◆ **Activity**
Return all lines below containing the word "memory".
BEGIN
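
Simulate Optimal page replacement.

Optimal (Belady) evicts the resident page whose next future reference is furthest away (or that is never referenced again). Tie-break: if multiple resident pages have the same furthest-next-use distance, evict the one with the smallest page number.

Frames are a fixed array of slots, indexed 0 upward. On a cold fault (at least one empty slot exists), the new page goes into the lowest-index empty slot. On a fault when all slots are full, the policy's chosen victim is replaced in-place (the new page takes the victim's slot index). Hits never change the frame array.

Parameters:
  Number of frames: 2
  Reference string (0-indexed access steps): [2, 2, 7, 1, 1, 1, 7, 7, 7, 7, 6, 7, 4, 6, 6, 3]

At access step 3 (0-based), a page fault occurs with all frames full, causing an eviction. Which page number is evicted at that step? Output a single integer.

Step 0: ref 2 -> FAULT, frames=[2,-]
Step 1: ref 2 -> HIT, frames=[2,-]
Step 2: ref 7 -> FAULT, frames=[2,7]
Step 3: ref 1 -> FAULT, evict 2, frames=[1,7]
At step 3: evicted page 2

Answer: 2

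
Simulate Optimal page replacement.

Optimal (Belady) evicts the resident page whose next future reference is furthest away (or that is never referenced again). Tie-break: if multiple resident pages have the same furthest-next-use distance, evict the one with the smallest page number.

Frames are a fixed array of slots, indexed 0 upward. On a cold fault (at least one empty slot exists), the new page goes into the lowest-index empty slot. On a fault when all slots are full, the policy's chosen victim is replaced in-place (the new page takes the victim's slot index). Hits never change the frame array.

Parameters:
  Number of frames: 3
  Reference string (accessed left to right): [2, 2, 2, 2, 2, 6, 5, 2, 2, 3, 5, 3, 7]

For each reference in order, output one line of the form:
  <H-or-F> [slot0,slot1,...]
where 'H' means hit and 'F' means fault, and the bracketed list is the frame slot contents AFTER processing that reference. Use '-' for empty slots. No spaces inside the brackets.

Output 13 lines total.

F [2,-,-]
H [2,-,-]
H [2,-,-]
H [2,-,-]
H [2,-,-]
F [2,6,-]
F [2,6,5]
H [2,6,5]
H [2,6,5]
F [3,6,5]
H [3,6,5]
H [3,6,5]
F [7,6,5]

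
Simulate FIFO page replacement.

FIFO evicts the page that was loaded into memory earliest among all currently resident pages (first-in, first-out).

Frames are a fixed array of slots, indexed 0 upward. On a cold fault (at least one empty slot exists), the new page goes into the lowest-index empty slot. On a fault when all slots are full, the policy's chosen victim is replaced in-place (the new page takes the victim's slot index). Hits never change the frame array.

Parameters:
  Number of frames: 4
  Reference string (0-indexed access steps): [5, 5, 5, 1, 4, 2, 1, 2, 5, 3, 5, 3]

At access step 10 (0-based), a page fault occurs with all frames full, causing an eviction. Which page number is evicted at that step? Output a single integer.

Answer: 1

Derivation:
Step 0: ref 5 -> FAULT, frames=[5,-,-,-]
Step 1: ref 5 -> HIT, frames=[5,-,-,-]
Step 2: ref 5 -> HIT, frames=[5,-,-,-]
Step 3: ref 1 -> FAULT, frames=[5,1,-,-]
Step 4: ref 4 -> FAULT, frames=[5,1,4,-]
Step 5: ref 2 -> FAULT, frames=[5,1,4,2]
Step 6: ref 1 -> HIT, frames=[5,1,4,2]
Step 7: ref 2 -> HIT, frames=[5,1,4,2]
Step 8: ref 5 -> HIT, frames=[5,1,4,2]
Step 9: ref 3 -> FAULT, evict 5, frames=[3,1,4,2]
Step 10: ref 5 -> FAULT, evict 1, frames=[3,5,4,2]
At step 10: evicted page 1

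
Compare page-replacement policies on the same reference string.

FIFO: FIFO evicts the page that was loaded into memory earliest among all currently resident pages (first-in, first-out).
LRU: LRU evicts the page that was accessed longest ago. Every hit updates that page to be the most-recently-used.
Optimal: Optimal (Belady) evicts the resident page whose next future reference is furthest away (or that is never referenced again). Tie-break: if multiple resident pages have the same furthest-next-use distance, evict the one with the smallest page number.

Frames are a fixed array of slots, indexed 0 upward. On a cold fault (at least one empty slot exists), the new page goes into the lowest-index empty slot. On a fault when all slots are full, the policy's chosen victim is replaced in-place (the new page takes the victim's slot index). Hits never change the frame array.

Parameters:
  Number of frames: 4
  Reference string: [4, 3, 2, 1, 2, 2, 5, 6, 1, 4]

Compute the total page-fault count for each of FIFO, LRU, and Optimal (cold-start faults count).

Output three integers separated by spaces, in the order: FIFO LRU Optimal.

--- FIFO ---
  step 0: ref 4 -> FAULT, frames=[4,-,-,-] (faults so far: 1)
  step 1: ref 3 -> FAULT, frames=[4,3,-,-] (faults so far: 2)
  step 2: ref 2 -> FAULT, frames=[4,3,2,-] (faults so far: 3)
  step 3: ref 1 -> FAULT, frames=[4,3,2,1] (faults so far: 4)
  step 4: ref 2 -> HIT, frames=[4,3,2,1] (faults so far: 4)
  step 5: ref 2 -> HIT, frames=[4,3,2,1] (faults so far: 4)
  step 6: ref 5 -> FAULT, evict 4, frames=[5,3,2,1] (faults so far: 5)
  step 7: ref 6 -> FAULT, evict 3, frames=[5,6,2,1] (faults so far: 6)
  step 8: ref 1 -> HIT, frames=[5,6,2,1] (faults so far: 6)
  step 9: ref 4 -> FAULT, evict 2, frames=[5,6,4,1] (faults so far: 7)
  FIFO total faults: 7
--- LRU ---
  step 0: ref 4 -> FAULT, frames=[4,-,-,-] (faults so far: 1)
  step 1: ref 3 -> FAULT, frames=[4,3,-,-] (faults so far: 2)
  step 2: ref 2 -> FAULT, frames=[4,3,2,-] (faults so far: 3)
  step 3: ref 1 -> FAULT, frames=[4,3,2,1] (faults so far: 4)
  step 4: ref 2 -> HIT, frames=[4,3,2,1] (faults so far: 4)
  step 5: ref 2 -> HIT, frames=[4,3,2,1] (faults so far: 4)
  step 6: ref 5 -> FAULT, evict 4, frames=[5,3,2,1] (faults so far: 5)
  step 7: ref 6 -> FAULT, evict 3, frames=[5,6,2,1] (faults so far: 6)
  step 8: ref 1 -> HIT, frames=[5,6,2,1] (faults so far: 6)
  step 9: ref 4 -> FAULT, evict 2, frames=[5,6,4,1] (faults so far: 7)
  LRU total faults: 7
--- Optimal ---
  step 0: ref 4 -> FAULT, frames=[4,-,-,-] (faults so far: 1)
  step 1: ref 3 -> FAULT, frames=[4,3,-,-] (faults so far: 2)
  step 2: ref 2 -> FAULT, frames=[4,3,2,-] (faults so far: 3)
  step 3: ref 1 -> FAULT, frames=[4,3,2,1] (faults so far: 4)
  step 4: ref 2 -> HIT, frames=[4,3,2,1] (faults so far: 4)
  step 5: ref 2 -> HIT, frames=[4,3,2,1] (faults so far: 4)
  step 6: ref 5 -> FAULT, evict 2, frames=[4,3,5,1] (faults so far: 5)
  step 7: ref 6 -> FAULT, evict 3, frames=[4,6,5,1] (faults so far: 6)
  step 8: ref 1 -> HIT, frames=[4,6,5,1] (faults so far: 6)
  step 9: ref 4 -> HIT, frames=[4,6,5,1] (faults so far: 6)
  Optimal total faults: 6

Answer: 7 7 6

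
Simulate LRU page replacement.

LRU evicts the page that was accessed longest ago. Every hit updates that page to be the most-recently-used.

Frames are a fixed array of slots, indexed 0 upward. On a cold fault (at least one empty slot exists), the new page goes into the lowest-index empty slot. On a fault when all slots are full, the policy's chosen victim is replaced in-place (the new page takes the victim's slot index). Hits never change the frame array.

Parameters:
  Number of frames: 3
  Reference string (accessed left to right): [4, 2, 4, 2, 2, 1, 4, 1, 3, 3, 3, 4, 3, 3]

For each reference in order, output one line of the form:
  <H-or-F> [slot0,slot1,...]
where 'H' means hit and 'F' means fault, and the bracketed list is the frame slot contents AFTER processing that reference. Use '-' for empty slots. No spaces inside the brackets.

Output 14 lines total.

F [4,-,-]
F [4,2,-]
H [4,2,-]
H [4,2,-]
H [4,2,-]
F [4,2,1]
H [4,2,1]
H [4,2,1]
F [4,3,1]
H [4,3,1]
H [4,3,1]
H [4,3,1]
H [4,3,1]
H [4,3,1]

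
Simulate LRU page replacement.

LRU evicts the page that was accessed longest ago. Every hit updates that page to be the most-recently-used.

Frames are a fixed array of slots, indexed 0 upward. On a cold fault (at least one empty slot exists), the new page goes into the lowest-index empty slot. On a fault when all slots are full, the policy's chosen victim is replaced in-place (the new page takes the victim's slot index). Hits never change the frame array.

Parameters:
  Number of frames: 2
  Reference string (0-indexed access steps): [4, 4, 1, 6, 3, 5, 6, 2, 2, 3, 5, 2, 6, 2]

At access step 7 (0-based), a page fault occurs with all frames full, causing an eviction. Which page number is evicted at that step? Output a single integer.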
END
◆ **Problem solution**
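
FIFO evicts the page that was loaded into memory earliest among all currently resident pages (first-in, first-out).
FIFO: FIFO evicts the page that was loaded into memory earliest among all currently resident pages (first-in, first-out).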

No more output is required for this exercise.